[[ Data for this task open ]]

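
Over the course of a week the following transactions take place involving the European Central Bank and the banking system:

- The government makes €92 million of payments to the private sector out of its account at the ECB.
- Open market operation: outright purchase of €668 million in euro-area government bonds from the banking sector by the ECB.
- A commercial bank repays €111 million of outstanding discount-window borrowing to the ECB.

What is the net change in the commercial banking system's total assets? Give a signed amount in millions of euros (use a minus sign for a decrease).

ECB balance sheet:
  Assets:      Securities +€668M, Loans to banks −€111M
  Liabilities: Bank reserves +€649M, Government deposits −€92M
Commercial banking system:
  Assets:      Reserves at CB +€649M, Securities −€668M
  Liabilities: Checkable deposits +€92M, Borrowings from CB −€111M
Change in total bank assets = -€19 million.

-€19 million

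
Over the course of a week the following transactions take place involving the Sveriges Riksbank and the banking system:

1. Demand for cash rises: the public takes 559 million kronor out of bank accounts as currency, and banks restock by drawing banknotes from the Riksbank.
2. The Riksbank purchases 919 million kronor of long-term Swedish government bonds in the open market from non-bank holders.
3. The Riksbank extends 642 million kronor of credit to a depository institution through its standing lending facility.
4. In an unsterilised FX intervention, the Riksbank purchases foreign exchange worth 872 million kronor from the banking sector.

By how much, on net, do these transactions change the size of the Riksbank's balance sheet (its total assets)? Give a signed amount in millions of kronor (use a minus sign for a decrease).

+2433 million

Currency withdrawal 559 million kronor: only the composition of liabilities changes → 0.
Asset purchase (from non-banks) 919 million kronor: a Riksbank asset is acquired → +919M.
Discount-window loan 642 million kronor: a Riksbank asset is acquired → +642M.
FX purchase 872 million kronor: a Riksbank asset is acquired → +872M.
Net: 0 + 919 + 642 + 872 = +2433 million.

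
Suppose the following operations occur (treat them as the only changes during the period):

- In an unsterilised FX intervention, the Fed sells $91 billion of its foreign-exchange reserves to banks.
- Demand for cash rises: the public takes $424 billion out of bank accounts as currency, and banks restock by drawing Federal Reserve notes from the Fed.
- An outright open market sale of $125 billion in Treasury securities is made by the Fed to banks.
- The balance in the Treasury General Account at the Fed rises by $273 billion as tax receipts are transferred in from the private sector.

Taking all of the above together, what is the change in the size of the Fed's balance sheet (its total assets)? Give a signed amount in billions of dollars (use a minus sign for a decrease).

Fed balance sheet:
  Assets:      Securities −$125B, Foreign assets −$91B
  Liabilities: Bank reserves −$913B, Currency in circulation +$424B, Government deposits +$273B
Commercial banking system:
  Assets:      Reserves at CB −$913B, Securities +$125B, Foreign assets +$91B
  Liabilities: Checkable deposits −$697B
Change in total Fed assets = -$216 billion.

-$216 billion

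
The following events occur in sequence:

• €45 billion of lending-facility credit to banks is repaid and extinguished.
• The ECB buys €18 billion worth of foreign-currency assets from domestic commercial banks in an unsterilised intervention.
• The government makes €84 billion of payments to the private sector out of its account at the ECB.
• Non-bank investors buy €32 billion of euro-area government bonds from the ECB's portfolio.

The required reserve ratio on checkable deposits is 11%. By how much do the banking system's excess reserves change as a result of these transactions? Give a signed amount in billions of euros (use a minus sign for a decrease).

+€19.28 billion

Discount-window repayment €45 billion: reserves −€45B, deposits 0.
FX purchase €18 billion: reserves +€18B, deposits 0.
Government spending €84 billion: reserves +€84B, deposits +€84B.
Asset sale (to non-banks) €32 billion: reserves −€32B, deposits −€32B.
Totals: Δreserves = +€25B, Δdeposits = +€52B.
Δrequired reserves = 11% × +€52B = +€5.72B.
Δexcess reserves = Δreserves − Δrequired = +€25B − (+€5.72B) = +€19.28 billion.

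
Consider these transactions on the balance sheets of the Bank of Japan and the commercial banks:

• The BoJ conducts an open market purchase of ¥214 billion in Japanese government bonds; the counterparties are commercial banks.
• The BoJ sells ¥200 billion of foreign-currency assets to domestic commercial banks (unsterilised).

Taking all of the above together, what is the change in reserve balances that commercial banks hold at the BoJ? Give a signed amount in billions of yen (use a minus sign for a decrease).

+¥14 billion

OMO purchase (from banks) ¥214 billion: the BoJ pays by crediting reserve accounts → +¥214B.
FX sale ¥200 billion: the buying banks pay out of their reserve balances → −¥200B.
Net: 214 − 200 = +¥14 billion.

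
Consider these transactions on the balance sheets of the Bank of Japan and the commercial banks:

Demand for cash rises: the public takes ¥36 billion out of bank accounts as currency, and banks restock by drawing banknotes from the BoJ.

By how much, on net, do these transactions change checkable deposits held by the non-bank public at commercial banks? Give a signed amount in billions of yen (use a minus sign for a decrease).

-¥36 billion

BoJ balance sheet:
  Assets:      no change
  Liabilities: Bank reserves −¥36B, Currency in circulation +¥36B
Commercial banking system:
  Assets:      Reserves at CB −¥36B
  Liabilities: Checkable deposits −¥36B
So the change in checkable deposits held by the non-bank public at commercial banks is -¥36 billion.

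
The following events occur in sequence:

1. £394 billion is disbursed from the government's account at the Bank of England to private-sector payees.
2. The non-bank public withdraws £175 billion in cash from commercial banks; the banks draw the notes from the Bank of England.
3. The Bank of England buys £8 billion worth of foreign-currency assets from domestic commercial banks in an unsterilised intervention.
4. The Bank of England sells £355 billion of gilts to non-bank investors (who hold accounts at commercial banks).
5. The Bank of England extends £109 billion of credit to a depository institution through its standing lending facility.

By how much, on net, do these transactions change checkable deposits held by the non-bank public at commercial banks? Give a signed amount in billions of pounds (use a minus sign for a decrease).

Government spending £394 billion: non-bank counterparties' bank balances rise → +£394B.
Currency withdrawal £175 billion: non-bank counterparties' bank balances fall → −£175B.
FX purchase £8 billion: the counterparty is a bank, so public deposits are unchanged → 0.
Asset sale (to non-banks) £355 billion: non-bank counterparties' bank balances fall → −£355B.
Discount-window loan £109 billion: the counterparty is a bank, so public deposits are unchanged → 0.
Net: 394 − 175 + 0 − 355 + 0 = -£136 billion.

-£136 billion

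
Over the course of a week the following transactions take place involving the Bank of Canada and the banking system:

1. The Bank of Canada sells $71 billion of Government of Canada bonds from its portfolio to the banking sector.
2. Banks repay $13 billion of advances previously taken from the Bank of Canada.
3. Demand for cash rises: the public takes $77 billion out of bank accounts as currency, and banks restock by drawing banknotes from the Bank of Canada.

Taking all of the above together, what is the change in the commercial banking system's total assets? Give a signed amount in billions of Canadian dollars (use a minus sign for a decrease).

-$90 billion

Bank of Canada balance sheet:
  Assets:      Securities −$71B, Loans to banks −$13B
  Liabilities: Bank reserves −$161B, Currency in circulation +$77B
Commercial banking system:
  Assets:      Reserves at CB −$161B, Securities +$71B
  Liabilities: Checkable deposits −$77B, Borrowings from CB −$13B
Change in total bank assets = -$90 billion.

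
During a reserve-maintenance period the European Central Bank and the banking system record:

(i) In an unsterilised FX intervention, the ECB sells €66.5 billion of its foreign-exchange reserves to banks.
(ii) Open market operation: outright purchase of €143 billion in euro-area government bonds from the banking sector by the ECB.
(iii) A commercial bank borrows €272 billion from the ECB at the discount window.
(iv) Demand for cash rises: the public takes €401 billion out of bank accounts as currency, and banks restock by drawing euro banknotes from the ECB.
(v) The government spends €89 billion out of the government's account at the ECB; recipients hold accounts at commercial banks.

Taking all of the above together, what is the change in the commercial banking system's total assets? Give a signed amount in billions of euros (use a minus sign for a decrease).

FX sale €66.5 billion: just an asset swap on bank balance sheets → 0.
OMO purchase (from banks) €143 billion: just an asset swap on bank balance sheets → 0.
Discount-window loan €272 billion: bank balance sheets expand → +€272B.
Currency withdrawal €401 billion: bank balance sheets shrink → −€401B.
Government spending €89 billion: bank balance sheets expand → +€89B.
Net: 0 + 0 + 272 − 401 + 89 = -€40 billion.

-€40 billion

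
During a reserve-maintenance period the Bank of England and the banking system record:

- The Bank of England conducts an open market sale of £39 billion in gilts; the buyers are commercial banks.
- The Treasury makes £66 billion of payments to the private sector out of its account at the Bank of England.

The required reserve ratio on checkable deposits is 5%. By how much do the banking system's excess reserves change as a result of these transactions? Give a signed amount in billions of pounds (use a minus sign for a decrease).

OMO sale (to banks) £39 billion: reserves −£39B, deposits 0.
Government spending £66 billion: reserves +£66B, deposits +£66B.
Totals: Δreserves = +£27B, Δdeposits = +£66B.
Δrequired reserves = 5% × +£66B = +£3.3B.
Δexcess reserves = Δreserves − Δrequired = +£27B − (+£3.3B) = +£23.7 billion.

+£23.7 billion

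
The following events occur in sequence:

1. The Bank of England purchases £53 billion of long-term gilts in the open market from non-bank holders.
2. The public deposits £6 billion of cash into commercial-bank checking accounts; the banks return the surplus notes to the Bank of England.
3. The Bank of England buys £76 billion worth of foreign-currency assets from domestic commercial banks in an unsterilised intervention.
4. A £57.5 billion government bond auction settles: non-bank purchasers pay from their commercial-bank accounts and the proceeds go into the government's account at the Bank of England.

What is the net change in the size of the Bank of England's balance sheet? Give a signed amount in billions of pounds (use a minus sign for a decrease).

Bank of England balance sheet:
  Assets:      Securities +£53B, Foreign assets +£76B
  Liabilities: Bank reserves +£77.5B, Currency in circulation −£6B, Government deposits +£57.5B
Commercial banking system:
  Assets:      Reserves at CB +£77.5B, Foreign assets −£76B
  Liabilities: Checkable deposits +£1.5B
Change in total Bank of England assets = +£129 billion.

+£129 billion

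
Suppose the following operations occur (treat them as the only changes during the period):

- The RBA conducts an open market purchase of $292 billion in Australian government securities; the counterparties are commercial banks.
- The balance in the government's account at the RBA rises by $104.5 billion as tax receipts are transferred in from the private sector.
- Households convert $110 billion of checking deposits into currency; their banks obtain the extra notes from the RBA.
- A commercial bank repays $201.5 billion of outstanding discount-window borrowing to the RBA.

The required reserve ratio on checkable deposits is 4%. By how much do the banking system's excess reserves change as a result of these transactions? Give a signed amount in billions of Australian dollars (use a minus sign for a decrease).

OMO purchase (from banks) $292 billion: reserves +$292B, deposits 0.
Government account inflow $104.5 billion: reserves −$104.5B, deposits −$104.5B.
Currency withdrawal $110 billion: reserves −$110B, deposits −$110B.
Discount-window repayment $201.5 billion: reserves −$201.5B, deposits 0.
Totals: Δreserves = −$124B, Δdeposits = −$214.5B.
Δrequired reserves = 4% × −$214.5B = −$8.58B.
Δexcess reserves = Δreserves − Δrequired = −$124B − (−$8.58B) = -$115.42 billion.

-$115.42 billion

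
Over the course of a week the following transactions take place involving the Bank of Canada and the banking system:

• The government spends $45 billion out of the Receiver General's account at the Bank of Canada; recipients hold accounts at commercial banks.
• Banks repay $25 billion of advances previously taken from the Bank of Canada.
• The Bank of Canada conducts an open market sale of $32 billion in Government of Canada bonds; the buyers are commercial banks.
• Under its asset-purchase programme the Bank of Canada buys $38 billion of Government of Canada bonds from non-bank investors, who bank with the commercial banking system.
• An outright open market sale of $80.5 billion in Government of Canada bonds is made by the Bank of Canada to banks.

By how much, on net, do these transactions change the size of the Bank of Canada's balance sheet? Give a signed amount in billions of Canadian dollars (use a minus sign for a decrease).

Bank of Canada balance sheet:
  Assets:      Securities −$74.5B, Loans to banks −$25B
  Liabilities: Bank reserves −$54.5B, Government deposits −$45B
Change in total Bank of Canada assets = -$99.5 billion.

-$99.5 billion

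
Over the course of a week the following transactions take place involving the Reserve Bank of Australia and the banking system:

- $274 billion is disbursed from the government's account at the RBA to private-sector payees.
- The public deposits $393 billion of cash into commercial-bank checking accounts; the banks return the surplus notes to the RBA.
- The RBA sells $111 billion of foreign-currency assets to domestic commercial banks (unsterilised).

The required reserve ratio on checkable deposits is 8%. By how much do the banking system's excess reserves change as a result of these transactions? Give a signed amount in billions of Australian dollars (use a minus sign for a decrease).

Government spending $274 billion: reserves +$274B, deposits +$274B.
Currency deposit $393 billion: reserves +$393B, deposits +$393B.
FX sale $111 billion: reserves −$111B, deposits 0.
Totals: Δreserves = +$556B, Δdeposits = +$667B.
Δrequired reserves = 8% × +$667B = +$53.36B.
Δexcess reserves = Δreserves − Δrequired = +$556B − (+$53.36B) = +$502.64 billion.

+$502.64 billion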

[[ Data for this task closed ]]

# What you are asked to do
Could you reproduce, exactly as written, the lines running from the one with "- The public" to the end of the entries above?

# Final answer
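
- The public deposits $393 billion of cash into commercial-bank checking accounts; the banks return the surplus notes to the RBA.
- The RBA sells $111 billion of foreign-currency assets to domestic commercial banks (unsterilised).

The required reserve ratio on checkable deposits is 8%. By how much do the banking system's excess reserves change as a result of these transactions? Give a signed amount in billions of Australian dollars (use a minus sign for a decrease).

Government spending $274 billion: reserves +$274B, deposits +$274B.
Currency deposit $393 billion: reserves +$393B, deposits +$393B.
FX sale $111 billion: reserves −$111B, deposits 0.
Totals: Δreserves = +$556B, Δdeposits = +$667B.
Δrequired reserves = 8% × +$667B = +$53.36B.
Δexcess reserves = Δreserves − Δrequired = +$556B − (+$53.36B) = +$502.64 billion.

+$502.64 billion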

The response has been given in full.